== Segment start ==

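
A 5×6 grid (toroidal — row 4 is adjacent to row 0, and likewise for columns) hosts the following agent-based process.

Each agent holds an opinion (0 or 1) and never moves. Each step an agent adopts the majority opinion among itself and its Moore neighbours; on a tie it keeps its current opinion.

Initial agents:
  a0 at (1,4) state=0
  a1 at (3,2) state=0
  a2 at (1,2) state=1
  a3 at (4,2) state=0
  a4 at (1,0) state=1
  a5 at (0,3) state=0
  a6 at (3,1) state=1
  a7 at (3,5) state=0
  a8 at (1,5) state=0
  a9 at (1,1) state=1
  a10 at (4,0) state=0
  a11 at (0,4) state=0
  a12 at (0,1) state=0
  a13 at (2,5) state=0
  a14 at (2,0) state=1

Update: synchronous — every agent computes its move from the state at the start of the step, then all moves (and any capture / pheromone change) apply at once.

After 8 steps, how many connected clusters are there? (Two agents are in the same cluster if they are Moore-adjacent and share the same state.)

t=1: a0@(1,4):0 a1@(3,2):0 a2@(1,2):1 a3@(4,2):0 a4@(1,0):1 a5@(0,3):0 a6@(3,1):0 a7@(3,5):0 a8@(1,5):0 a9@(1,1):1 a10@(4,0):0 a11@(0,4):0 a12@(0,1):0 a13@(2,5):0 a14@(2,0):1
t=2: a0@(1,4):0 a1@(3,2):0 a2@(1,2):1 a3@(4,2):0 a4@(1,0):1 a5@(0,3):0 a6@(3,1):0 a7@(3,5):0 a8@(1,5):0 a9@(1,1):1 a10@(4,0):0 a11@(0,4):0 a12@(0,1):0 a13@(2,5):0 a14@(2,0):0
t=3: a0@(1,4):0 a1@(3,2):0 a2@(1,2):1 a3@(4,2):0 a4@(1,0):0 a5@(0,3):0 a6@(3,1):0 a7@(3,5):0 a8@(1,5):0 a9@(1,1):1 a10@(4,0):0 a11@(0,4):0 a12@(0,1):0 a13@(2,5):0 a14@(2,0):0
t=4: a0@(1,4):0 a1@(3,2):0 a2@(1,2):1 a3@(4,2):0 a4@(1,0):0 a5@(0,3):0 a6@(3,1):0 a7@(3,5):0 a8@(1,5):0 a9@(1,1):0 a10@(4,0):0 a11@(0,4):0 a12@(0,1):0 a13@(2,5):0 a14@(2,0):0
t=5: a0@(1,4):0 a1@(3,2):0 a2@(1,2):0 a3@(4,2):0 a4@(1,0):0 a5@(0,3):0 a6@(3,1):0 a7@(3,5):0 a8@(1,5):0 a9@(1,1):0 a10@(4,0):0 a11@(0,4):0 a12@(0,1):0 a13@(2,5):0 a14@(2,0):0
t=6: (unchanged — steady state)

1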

== Segment end ==
== Segment start ==

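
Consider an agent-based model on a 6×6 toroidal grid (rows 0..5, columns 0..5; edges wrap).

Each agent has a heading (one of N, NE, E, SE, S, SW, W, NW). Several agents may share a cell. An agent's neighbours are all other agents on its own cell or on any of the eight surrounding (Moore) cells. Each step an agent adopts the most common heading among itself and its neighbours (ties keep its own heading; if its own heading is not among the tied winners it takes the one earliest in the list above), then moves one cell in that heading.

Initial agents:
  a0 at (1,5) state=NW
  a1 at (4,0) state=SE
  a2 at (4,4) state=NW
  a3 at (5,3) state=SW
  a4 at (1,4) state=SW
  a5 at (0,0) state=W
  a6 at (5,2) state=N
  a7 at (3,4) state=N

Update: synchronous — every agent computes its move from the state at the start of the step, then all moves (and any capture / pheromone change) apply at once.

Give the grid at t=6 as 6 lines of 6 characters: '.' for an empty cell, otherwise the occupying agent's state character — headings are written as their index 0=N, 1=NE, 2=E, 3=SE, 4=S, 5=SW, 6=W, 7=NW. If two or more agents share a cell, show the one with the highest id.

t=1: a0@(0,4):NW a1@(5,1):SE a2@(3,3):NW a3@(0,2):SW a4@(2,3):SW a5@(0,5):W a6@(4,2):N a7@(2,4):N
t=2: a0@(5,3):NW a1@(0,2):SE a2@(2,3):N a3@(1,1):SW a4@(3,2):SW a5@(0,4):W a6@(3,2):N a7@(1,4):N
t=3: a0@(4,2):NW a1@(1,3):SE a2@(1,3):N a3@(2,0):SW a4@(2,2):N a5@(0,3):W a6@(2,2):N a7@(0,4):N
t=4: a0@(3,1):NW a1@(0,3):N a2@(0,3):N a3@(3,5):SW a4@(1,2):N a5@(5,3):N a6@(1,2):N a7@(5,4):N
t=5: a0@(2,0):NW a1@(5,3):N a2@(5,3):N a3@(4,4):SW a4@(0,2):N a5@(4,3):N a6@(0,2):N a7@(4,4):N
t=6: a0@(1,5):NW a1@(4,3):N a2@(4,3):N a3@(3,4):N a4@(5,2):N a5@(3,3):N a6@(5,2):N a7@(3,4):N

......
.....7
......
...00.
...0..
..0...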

== Segment end ==
== Segment start ==

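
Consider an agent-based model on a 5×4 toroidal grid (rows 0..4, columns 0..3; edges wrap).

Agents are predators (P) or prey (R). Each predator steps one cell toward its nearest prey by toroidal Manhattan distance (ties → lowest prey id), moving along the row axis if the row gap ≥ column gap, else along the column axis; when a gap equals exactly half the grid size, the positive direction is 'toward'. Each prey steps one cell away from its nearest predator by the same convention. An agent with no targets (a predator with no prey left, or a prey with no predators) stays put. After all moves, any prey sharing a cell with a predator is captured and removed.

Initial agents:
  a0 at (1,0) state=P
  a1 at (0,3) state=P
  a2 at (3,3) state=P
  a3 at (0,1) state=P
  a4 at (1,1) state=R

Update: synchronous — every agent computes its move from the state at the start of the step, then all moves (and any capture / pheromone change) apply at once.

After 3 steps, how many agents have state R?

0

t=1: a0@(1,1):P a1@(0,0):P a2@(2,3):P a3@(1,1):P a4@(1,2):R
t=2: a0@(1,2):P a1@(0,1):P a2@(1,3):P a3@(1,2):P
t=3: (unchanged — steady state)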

== Segment end ==

What the exercise asks :: Please go through the material and return each line where the word "itself" appears.

Response to the exercise ::
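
Each agent holds an opinion (0 or 1) and never moves. Each step an agent adopts the majority opinion among itself and its Moore neighbours; on a tie it keeps its current opinion.
Each agent has a heading (one of N, NE, E, SE, S, SW, W, NW). Several agents may share a cell. An agent's neighbours are all other agents on its own cell or on any of the eight surrounding (Moore) cells. Each step an agent adopts the most common heading among itself and its neighbours (ties keep its own heading; if its own heading is not among the tied winners it takes the one earliest in the list above), then moves one cell in that heading.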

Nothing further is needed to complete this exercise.